Prompt
Copy each line of the data exactly. Leave nothing out.

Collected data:
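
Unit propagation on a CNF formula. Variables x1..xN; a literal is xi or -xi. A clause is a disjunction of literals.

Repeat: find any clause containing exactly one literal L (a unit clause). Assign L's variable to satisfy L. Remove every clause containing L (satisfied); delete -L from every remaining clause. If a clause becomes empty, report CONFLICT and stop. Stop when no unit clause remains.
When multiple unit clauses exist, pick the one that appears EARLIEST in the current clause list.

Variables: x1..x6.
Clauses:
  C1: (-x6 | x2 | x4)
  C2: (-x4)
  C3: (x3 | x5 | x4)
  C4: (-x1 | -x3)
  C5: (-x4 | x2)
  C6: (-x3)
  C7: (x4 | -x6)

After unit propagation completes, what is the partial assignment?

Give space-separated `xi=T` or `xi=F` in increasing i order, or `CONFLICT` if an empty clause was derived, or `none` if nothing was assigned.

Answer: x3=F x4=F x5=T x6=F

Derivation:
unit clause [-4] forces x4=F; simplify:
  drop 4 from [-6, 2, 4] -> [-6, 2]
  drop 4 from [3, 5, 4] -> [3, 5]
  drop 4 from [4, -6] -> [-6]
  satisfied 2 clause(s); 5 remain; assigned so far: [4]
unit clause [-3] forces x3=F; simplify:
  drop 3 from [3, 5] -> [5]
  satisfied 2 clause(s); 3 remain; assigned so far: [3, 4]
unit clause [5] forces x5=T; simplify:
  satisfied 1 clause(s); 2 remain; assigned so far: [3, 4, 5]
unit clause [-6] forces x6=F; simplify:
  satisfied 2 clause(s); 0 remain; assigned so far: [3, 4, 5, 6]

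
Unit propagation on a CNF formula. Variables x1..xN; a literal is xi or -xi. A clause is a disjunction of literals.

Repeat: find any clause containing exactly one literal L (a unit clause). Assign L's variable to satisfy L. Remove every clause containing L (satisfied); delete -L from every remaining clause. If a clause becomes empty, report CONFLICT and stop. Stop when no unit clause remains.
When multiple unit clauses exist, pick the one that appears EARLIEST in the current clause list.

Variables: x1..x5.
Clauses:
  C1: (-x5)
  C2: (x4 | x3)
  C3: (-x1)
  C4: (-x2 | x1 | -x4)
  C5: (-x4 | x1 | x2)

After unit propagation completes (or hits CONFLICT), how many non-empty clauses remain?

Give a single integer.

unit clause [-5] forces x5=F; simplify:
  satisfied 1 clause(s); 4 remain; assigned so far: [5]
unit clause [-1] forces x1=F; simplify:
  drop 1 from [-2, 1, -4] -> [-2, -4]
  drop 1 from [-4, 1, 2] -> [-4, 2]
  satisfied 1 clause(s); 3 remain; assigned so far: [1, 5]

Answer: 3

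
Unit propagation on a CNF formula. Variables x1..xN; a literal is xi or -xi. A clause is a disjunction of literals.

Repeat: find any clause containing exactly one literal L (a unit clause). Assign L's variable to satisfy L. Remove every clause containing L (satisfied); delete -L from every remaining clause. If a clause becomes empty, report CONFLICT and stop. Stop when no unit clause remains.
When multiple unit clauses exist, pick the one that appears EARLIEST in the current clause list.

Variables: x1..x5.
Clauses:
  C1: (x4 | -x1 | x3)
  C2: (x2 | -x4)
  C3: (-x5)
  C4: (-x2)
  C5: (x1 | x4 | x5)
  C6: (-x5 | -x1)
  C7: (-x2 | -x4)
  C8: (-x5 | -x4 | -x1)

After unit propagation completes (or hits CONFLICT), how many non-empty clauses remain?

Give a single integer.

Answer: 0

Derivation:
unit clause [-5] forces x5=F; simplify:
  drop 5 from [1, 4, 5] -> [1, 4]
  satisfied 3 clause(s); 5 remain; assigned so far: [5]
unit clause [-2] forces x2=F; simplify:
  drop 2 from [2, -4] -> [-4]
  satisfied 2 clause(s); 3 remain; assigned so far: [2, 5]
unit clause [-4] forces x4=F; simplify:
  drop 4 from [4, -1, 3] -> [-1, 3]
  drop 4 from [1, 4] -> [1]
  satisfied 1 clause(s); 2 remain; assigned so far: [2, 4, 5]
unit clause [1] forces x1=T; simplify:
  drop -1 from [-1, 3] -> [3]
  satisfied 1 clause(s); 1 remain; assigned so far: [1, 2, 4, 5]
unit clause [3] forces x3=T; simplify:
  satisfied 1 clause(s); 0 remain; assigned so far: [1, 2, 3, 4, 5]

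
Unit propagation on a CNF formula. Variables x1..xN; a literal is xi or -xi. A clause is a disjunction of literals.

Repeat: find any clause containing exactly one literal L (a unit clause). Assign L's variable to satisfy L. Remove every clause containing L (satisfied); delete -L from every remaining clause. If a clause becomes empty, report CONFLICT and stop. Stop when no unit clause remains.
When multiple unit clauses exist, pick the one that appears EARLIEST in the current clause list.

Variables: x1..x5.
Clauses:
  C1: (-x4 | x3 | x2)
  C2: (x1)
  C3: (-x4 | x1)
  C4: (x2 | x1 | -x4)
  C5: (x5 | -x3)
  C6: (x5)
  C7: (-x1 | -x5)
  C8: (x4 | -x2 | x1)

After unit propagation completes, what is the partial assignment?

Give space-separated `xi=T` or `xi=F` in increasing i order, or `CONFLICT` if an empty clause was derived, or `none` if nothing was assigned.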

Exercise output
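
Unit propagation on a CNF formula. Variables x1..xN; a literal is xi or -xi. A clause is a disjunction of literals.

Repeat: find any clause containing exactly one literal L (a unit clause). Assign L's variable to satisfy L. Remove every clause containing L (satisfied); delete -L from every remaining clause. If a clause becomes empty, report CONFLICT and stop. Stop when no unit clause remains.
When multiple unit clauses exist, pick the one that appears EARLIEST in the current clause list.

Variables: x1..x6.
Clauses:
  C1: (-x6 | x2 | x4)
  C2: (-x4)
  C3: (x3 | x5 | x4)
  C4: (-x1 | -x3)
  C5: (-x4 | x2)
  C6: (-x3)
  C7: (x4 | -x6)

After unit propagation completes, what is the partial assignment?

Give space-separated `xi=T` or `xi=F` in increasing i order, or `CONFLICT` if an empty clause was derived, or `none` if nothing was assigned.

Answer: x3=F x4=F x5=T x6=F

Derivation:
unit clause [-4] forces x4=F; simplify:
  drop 4 from [-6, 2, 4] -> [-6, 2]
  drop 4 from [3, 5, 4] -> [3, 5]
  drop 4 from [4, -6] -> [-6]
  satisfied 2 clause(s); 5 remain; assigned so far: [4]
unit clause [-3] forces x3=F; simplify:
  drop 3 from [3, 5] -> [5]
  satisfied 2 clause(s); 3 remain; assigned so far: [3, 4]
unit clause [5] forces x5=T; simplify:
  satisfied 1 clause(s); 2 remain; assigned so far: [3, 4, 5]
unit clause [-6] forces x6=F; simplify:
  satisfied 2 clause(s); 0 remain; assigned so far: [3, 4, 5, 6]

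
Unit propagation on a CNF formula. Variables x1..xN; a literal is xi or -xi. A clause is a disjunction of literals.

Repeat: find any clause containing exactly one literal L (a unit clause). Assign L's variable to satisfy L. Remove every clause containing L (satisfied); delete -L from every remaining clause. If a clause becomes empty, report CONFLICT and stop. Stop when no unit clause remains.
When multiple unit clauses exist, pick the one that appears EARLIEST in the current clause list.

Variables: x1..x5.
Clauses:
  C1: (-x5)
  C2: (x4 | x3)
  C3: (-x1)
  C4: (-x2 | x1 | -x4)
  C5: (-x4 | x1 | x2)

After unit propagation completes (or hits CONFLICT), how many non-empty clauses remain?

Give a single integer.

unit clause [-5] forces x5=F; simplify:
  satisfied 1 clause(s); 4 remain; assigned so far: [5]
unit clause [-1] forces x1=F; simplify:
  drop 1 from [-2, 1, -4] -> [-2, -4]
  drop 1 from [-4, 1, 2] -> [-4, 2]
  satisfied 1 clause(s); 3 remain; assigned so far: [1, 5]

Answer: 3

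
Unit propagation on a CNF formula. Variables x1..xN; a literal is xi or -xi. A clause is a disjunction of literals.

Repeat: find any clause containing exactly one literal L (a unit clause). Assign L's variable to satisfy L. Remove every clause containing L (satisfied); delete -L from every remaining clause. If a clause becomes empty, report CONFLICT and stop. Stop when no unit clause remains.
When multiple unit clauses exist, pick the one that appears EARLIEST in the current clause list.

Variables: x1..x5.
Clauses:
  C1: (x4 | -x1 | x3)
  C2: (x2 | -x4)
  C3: (-x5)
  C4: (-x2)
  C5: (x1 | x4 | x5)
  C6: (-x5 | -x1)
  C7: (-x2 | -x4)
  C8: (-x5 | -x4 | -x1)

After unit propagation completes (or hits CONFLICT), how many non-empty clauses remain?

Give a single integer.

Answer: 0

Derivation:
unit clause [-5] forces x5=F; simplify:
  drop 5 from [1, 4, 5] -> [1, 4]
  satisfied 3 clause(s); 5 remain; assigned so far: [5]
unit clause [-2] forces x2=F; simplify:
  drop 2 from [2, -4] -> [-4]
  satisfied 2 clause(s); 3 remain; assigned so far: [2, 5]
unit clause [-4] forces x4=F; simplify:
  drop 4 from [4, -1, 3] -> [-1, 3]
  drop 4 from [1, 4] -> [1]
  satisfied 1 clause(s); 2 remain; assigned so far: [2, 4, 5]
unit clause [1] forces x1=T; simplify:
  drop -1 from [-1, 3] -> [3]
  satisfied 1 clause(s); 1 remain; assigned so far: [1, 2, 4, 5]
unit clause [3] forces x3=T; simplify:
  satisfied 1 clause(s); 0 remain; assigned so far: [1, 2, 3, 4, 5]

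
Unit propagation on a CNF formula. Variables x1..xN; a literal is xi or -xi. A clause is a disjunction of literals.

Repeat: find any clause containing exactly one literal L (a unit clause). Assign L's variable to satisfy L. Remove every clause containing L (satisfied); delete -L from every remaining clause. If a clause becomes empty, report CONFLICT and stop. Stop when no unit clause remains.
When multiple unit clauses exist, pick the one that appears EARLIEST in the current clause list.

Variables: x1..x5.
Clauses:
  C1: (-x4 | x3 | x2)
  C2: (x1)
  C3: (-x4 | x1)
  C4: (x2 | x1 | -x4)
  C5: (x5 | -x3)
  C6: (x5)
  C7: (-x1 | -x5)
  C8: (x4 | -x2 | x1)

After unit propagation completes, what is the partial assignment?

Give space-separated `xi=T` or `xi=F` in increasing i order, or `CONFLICT` if an empty clause was derived, or `none` if nothing was assigned.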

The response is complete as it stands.